Records provided Block Start

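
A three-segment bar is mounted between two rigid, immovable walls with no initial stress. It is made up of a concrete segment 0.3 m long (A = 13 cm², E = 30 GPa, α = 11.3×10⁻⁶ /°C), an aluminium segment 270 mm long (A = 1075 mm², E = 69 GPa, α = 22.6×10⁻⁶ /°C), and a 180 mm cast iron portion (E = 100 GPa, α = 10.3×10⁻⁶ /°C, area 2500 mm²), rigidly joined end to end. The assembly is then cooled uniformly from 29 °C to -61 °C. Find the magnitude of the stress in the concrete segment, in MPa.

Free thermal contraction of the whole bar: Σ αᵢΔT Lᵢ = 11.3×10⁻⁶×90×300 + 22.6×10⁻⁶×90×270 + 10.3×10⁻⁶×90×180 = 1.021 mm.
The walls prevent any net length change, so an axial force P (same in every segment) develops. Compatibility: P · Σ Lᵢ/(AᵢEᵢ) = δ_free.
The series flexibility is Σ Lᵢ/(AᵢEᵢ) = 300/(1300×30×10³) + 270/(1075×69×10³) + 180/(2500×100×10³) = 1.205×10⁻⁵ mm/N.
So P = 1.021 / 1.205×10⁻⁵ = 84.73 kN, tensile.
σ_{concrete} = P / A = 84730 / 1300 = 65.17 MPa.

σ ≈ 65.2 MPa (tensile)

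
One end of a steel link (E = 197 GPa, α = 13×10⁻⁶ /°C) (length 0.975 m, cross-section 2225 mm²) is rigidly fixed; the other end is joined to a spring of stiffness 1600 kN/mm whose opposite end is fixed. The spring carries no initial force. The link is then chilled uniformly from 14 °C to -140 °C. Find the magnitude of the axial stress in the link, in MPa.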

Records provided Block End
Records provided Block Start

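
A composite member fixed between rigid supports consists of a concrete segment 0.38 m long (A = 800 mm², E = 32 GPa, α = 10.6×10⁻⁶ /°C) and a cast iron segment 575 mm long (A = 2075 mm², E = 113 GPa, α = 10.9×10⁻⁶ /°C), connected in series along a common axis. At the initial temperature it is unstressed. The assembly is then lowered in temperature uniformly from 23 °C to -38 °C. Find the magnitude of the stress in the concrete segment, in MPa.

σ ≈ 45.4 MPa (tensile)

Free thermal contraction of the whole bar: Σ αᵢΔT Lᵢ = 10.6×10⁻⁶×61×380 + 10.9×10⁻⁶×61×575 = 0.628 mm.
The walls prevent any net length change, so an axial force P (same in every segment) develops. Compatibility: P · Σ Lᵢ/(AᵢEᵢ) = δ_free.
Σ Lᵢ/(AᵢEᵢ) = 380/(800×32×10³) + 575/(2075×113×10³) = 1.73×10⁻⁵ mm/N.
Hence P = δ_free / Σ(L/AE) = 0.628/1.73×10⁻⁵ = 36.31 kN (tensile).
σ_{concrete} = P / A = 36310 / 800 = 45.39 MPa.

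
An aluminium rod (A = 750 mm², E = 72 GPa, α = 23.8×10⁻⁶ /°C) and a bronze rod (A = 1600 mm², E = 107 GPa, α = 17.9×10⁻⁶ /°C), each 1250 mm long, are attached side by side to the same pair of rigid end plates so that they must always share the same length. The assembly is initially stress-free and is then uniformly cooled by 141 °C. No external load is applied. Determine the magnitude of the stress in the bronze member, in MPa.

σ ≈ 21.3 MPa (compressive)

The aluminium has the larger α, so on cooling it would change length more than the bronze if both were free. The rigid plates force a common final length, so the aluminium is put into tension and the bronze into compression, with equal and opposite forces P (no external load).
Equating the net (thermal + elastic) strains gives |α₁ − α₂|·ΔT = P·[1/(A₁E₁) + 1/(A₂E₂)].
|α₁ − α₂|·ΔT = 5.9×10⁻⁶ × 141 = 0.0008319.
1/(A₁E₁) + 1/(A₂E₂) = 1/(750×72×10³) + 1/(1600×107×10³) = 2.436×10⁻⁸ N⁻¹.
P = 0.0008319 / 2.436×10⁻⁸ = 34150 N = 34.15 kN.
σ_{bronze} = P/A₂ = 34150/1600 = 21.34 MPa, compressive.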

Records provided Block End

What is needed - Within the material above, transcribe exactly the lines that run from the line holding "A three-segment bar" through the line holding "One end of a".

Exercise solution -
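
A three-segment bar is mounted between two rigid, immovable walls with no initial stress. It is made up of a concrete segment 0.3 m long (A = 13 cm², E = 30 GPa, α = 11.3×10⁻⁶ /°C), an aluminium segment 270 mm long (A = 1075 mm², E = 69 GPa, α = 22.6×10⁻⁶ /°C), and a 180 mm cast iron portion (E = 100 GPa, α = 10.3×10⁻⁶ /°C, area 2500 mm²), rigidly joined end to end. The assembly is then cooled uniformly from 29 °C to -61 °C. Find the magnitude of the stress in the concrete segment, in MPa.

Free thermal contraction of the whole bar: Σ αᵢΔT Lᵢ = 11.3×10⁻⁶×90×300 + 22.6×10⁻⁶×90×270 + 10.3×10⁻⁶×90×180 = 1.021 mm.
The walls prevent any net length change, so an axial force P (same in every segment) develops. Compatibility: P · Σ Lᵢ/(AᵢEᵢ) = δ_free.
The series flexibility is Σ Lᵢ/(AᵢEᵢ) = 300/(1300×30×10³) + 270/(1075×69×10³) + 180/(2500×100×10³) = 1.205×10⁻⁵ mm/N.
So P = 1.021 / 1.205×10⁻⁵ = 84.73 kN, tensile.
σ_{concrete} = P / A = 84730 / 1300 = 65.17 MPa.

σ ≈ 65.2 MPa (tensile)

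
One end of a steel link (E = 197 GPa, α = 13×10⁻⁶ /°C) (length 0.975 m, cross-section 2225 mm²) is rigidly fixed; the other end is joined to a spring of stiffness 1600 kN/mm whose opposite end is fixed. The spring carries no initial force. The link is then chilled uniformly from 14 °C to -140 °C. Find the magnitude of the axial stress in the link, in MPa.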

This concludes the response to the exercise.